**ACTIVITY:** The full data, repeated exactly, is the only answer needed.

*** TASK DATA Section Begins ***

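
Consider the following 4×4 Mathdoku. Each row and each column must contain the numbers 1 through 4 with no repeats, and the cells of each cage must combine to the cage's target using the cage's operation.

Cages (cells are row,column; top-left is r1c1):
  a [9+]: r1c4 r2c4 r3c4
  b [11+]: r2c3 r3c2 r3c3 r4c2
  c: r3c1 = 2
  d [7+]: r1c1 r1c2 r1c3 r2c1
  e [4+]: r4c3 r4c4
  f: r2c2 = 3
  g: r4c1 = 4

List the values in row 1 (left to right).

3 1 2 4

Cage d needs sum 7, which forces r2c1 = 1.
Cage f is given, so r2c2 = 3.
Cage c is a single given cell, leaving r3c1 = 2.
Cage g is given, so r4c1 = 4.
Column 1 now contains 2, so r1c1 = 3.
The 4 cells of cage b must have sum 11, leaving r3c2 = 4.
Row 3 already has 4, so r3c4 = 3.
Cage b needs sum 11; hence r4c2 = 2.
Column 4 already has 3, leaving r4c4 = 1.
Column 2 now contains 2, so r1c2 = 1.
The 4 cells of cage d must have sum 7, leaving r1c3 = 2.
Row 1 already has 2, so r1c4 = 4.
Cage b has sum 11, leaving r2c3 = 4.
Column 4 now contains 4, leaving r2c4 = 2.
Row 3 already has 3, so r3c3 = 1.
Row 4 already has 1, which forces r4c3 = 3.
The full grid is 3 1 2 4 / 1 3 4 2 / 2 4 1 3 / 4 2 3 1.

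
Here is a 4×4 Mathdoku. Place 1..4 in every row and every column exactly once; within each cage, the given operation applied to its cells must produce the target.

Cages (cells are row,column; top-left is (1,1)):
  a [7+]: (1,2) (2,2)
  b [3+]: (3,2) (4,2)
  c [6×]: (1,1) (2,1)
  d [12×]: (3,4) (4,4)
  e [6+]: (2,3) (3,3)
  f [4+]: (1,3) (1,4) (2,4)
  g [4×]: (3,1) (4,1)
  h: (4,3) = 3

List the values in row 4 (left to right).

The 3 cells of cage f must have sum 4, which forces (1,3) = 1.
Cage f needs sum 4, which forces (1,4) = 2.
Cage f has sum 4, so (2,4) = 1.
Cage h is given, leaving (4,3) = 3.
Row 4 already has 3, which forces (4,4) = 4.
2 is placed in row 1, leaving (1,1) = 3.
3 is placed in row 1, leaving (1,2) = 4.
The two cells of cage c must have product 6; hence (2,1) = 2.
4 is placed in column 2, which forces (2,2) = 3.
2 is placed in row 2, so (2,3) = 4.
Cage g's pair has product 4, leaving (3,1) = 4.
Column 3 already has 4, leaving (3,3) = 2.
Column 4 already has 4, so (3,4) = 3.
Row 4 now contains 4, so (4,1) = 1.
Row 4 now contains 1; hence (4,2) = 2.
Row 3 now contains 2, so (3,2) = 1.
Filled in: 3 4 1 2 / 2 3 4 1 / 4 1 2 3 / 1 2 3 4.

1 2 3 4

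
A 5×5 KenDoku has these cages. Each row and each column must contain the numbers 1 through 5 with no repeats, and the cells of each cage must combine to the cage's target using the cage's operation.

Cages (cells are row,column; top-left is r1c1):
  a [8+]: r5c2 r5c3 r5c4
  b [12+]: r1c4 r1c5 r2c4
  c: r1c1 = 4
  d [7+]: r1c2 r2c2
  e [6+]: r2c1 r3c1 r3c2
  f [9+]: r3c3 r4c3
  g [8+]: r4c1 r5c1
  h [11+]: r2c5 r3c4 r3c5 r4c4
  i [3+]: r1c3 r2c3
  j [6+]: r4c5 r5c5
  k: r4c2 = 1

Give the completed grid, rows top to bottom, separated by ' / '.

Cage c is given, so r1c1 = 4.
Cage k is given, which forces r4c2 = 1.
In row 1, 1 can only go at r1c3, so r1c3 = 1.
Column 3 already has 1, leaving r2c3 = 2.
Cage a has sum 8, so r5c4 = 1.
In column 1, 2 can only go at r3c1, so r3c1 = 2.
Cage e needs sum 6, leaving r2c1 = 1.
Row 3 now contains 2, which forces r3c2 = 3.
3 is placed in column 2, so r1c2 = 2.
The two cells of cage d must have sum 7; hence r2c2 = 5.
Row 2 already has 5; hence r2c4 = 4.
Row 2 already has 4, which forces r2c5 = 3.
4 is placed in column 4, so r3c4 = 5.
Cage h has sum 11, which forces r3c5 = 1.
Column 2 already has 2, so r5c2 = 4.
4 is placed in row 5, leaving r5c5 = 2.
5 is placed in column 4, which forces r1c4 = 3.
Column 5 already has 3, so r1c5 = 5.
Row 3 now contains 5, which forces r3c3 = 4.
The two cells of cage f must have sum 9, leaving r4c3 = 5.
Cage h has sum 11; hence r4c4 = 2.
Column 5 already has 2, which forces r4c5 = 4.
Cage a needs sum 8, leaving r5c3 = 3.
Row 4 now contains 5, so r4c1 = 3.
Row 5 already has 3, which forces r5c1 = 5.

4 2 1 3 5 / 1 5 2 4 3 / 2 3 4 5 1 / 3 1 5 2 4 / 5 4 3 1 2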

*** TASK DATA Section Ends ***

**TASK OUTPUT:**
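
Consider the following 4×4 Mathdoku. Each row and each column must contain the numbers 1 through 4 with no repeats, and the cells of each cage must combine to the cage's target using the cage's operation.

Cages (cells are row,column; top-left is r1c1):
  a [9+]: r1c4 r2c4 r3c4
  b [11+]: r2c3 r3c2 r3c3 r4c2
  c: r3c1 = 2
  d [7+]: r1c1 r1c2 r1c3 r2c1
  e [4+]: r4c3 r4c4
  f: r2c2 = 3
  g: r4c1 = 4

List the values in row 1 (left to right).

3 1 2 4

Cage d needs sum 7, which forces r2c1 = 1.
Cage f is given, so r2c2 = 3.
Cage c is a single given cell, leaving r3c1 = 2.
Cage g is given, so r4c1 = 4.
Column 1 now contains 2, so r1c1 = 3.
The 4 cells of cage b must have sum 11, leaving r3c2 = 4.
Row 3 already has 4, so r3c4 = 3.
Cage b needs sum 11; hence r4c2 = 2.
Column 4 already has 3, leaving r4c4 = 1.
Column 2 now contains 2, so r1c2 = 1.
The 4 cells of cage d must have sum 7, leaving r1c3 = 2.
Row 1 already has 2, so r1c4 = 4.
Cage b has sum 11, leaving r2c3 = 4.
Column 4 now contains 4, leaving r2c4 = 2.
Row 3 already has 3, so r3c3 = 1.
Row 4 already has 1, which forces r4c3 = 3.
The full grid is 3 1 2 4 / 1 3 4 2 / 2 4 1 3 / 4 2 3 1.

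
Here is a 4×4 Mathdoku. Place 1..4 in every row and every column exactly once; within each cage, the given operation applied to its cells must produce the target.

Cages (cells are row,column; top-left is (1,1)):
  a [7+]: (1,2) (2,2)
  b [3+]: (3,2) (4,2)
  c [6×]: (1,1) (2,1)
  d [12×]: (3,4) (4,4)
  e [6+]: (2,3) (3,3)
  f [4+]: (1,3) (1,4) (2,4)
  g [4×]: (3,1) (4,1)
  h: (4,3) = 3

List the values in row 4 (left to right).

The 3 cells of cage f must have sum 4, which forces (1,3) = 1.
Cage f needs sum 4, which forces (1,4) = 2.
Cage f has sum 4, so (2,4) = 1.
Cage h is given, leaving (4,3) = 3.
Row 4 already has 3, which forces (4,4) = 4.
2 is placed in row 1, leaving (1,1) = 3.
3 is placed in row 1, leaving (1,2) = 4.
The two cells of cage c must have product 6; hence (2,1) = 2.
4 is placed in column 2, which forces (2,2) = 3.
2 is placed in row 2, so (2,3) = 4.
Cage g's pair has product 4, leaving (3,1) = 4.
Column 3 already has 4, leaving (3,3) = 2.
Column 4 already has 4, so (3,4) = 3.
Row 4 now contains 4, so (4,1) = 1.
Row 4 now contains 1; hence (4,2) = 2.
Row 3 now contains 2, so (3,2) = 1.
Filled in: 3 4 1 2 / 2 3 4 1 / 4 1 2 3 / 1 2 3 4.

1 2 3 4

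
A 5×5 KenDoku has these cages. Each row and each column must contain the numbers 1 through 5 with no repeats, and the cells of each cage must combine to the cage's target using the cage's operation.

Cages (cells are row,column; top-left is r1c1):
  a [8+]: r5c2 r5c3 r5c4
  b [12+]: r1c4 r1c5 r2c4
  c: r1c1 = 4
  d [7+]: r1c2 r2c2
  e [6+]: r2c1 r3c1 r3c2
  f [9+]: r3c3 r4c3
  g [8+]: r4c1 r5c1
  h [11+]: r2c5 r3c4 r3c5 r4c4
  i [3+]: r1c3 r2c3
  j [6+]: r4c5 r5c5
  k: r4c2 = 1

Give the completed grid, rows top to bottom, separated by ' / '.

Cage c is given, so r1c1 = 4.
Cage k is given, which forces r4c2 = 1.
In row 1, 1 can only go at r1c3, so r1c3 = 1.
Column 3 already has 1, leaving r2c3 = 2.
Cage a has sum 8, so r5c4 = 1.
In column 1, 2 can only go at r3c1, so r3c1 = 2.
Cage e needs sum 6, leaving r2c1 = 1.
Row 3 now contains 2, which forces r3c2 = 3.
3 is placed in column 2, so r1c2 = 2.
The two cells of cage d must have sum 7; hence r2c2 = 5.
Row 2 already has 5; hence r2c4 = 4.
Row 2 already has 4, which forces r2c5 = 3.
4 is placed in column 4, so r3c4 = 5.
Cage h has sum 11, which forces r3c5 = 1.
Column 2 already has 2, so r5c2 = 4.
4 is placed in row 5, leaving r5c5 = 2.
5 is placed in column 4, which forces r1c4 = 3.
Column 5 already has 3, so r1c5 = 5.
Row 3 now contains 5, which forces r3c3 = 4.
The two cells of cage f must have sum 9, leaving r4c3 = 5.
Cage h has sum 11; hence r4c4 = 2.
Column 5 already has 2, which forces r4c5 = 4.
Cage a needs sum 8, leaving r5c3 = 3.
Row 4 now contains 5, so r4c1 = 3.
Row 5 already has 3, which forces r5c1 = 5.

4 2 1 3 5 / 1 5 2 4 3 / 2 3 4 5 1 / 3 1 5 2 4 / 5 4 3 1 2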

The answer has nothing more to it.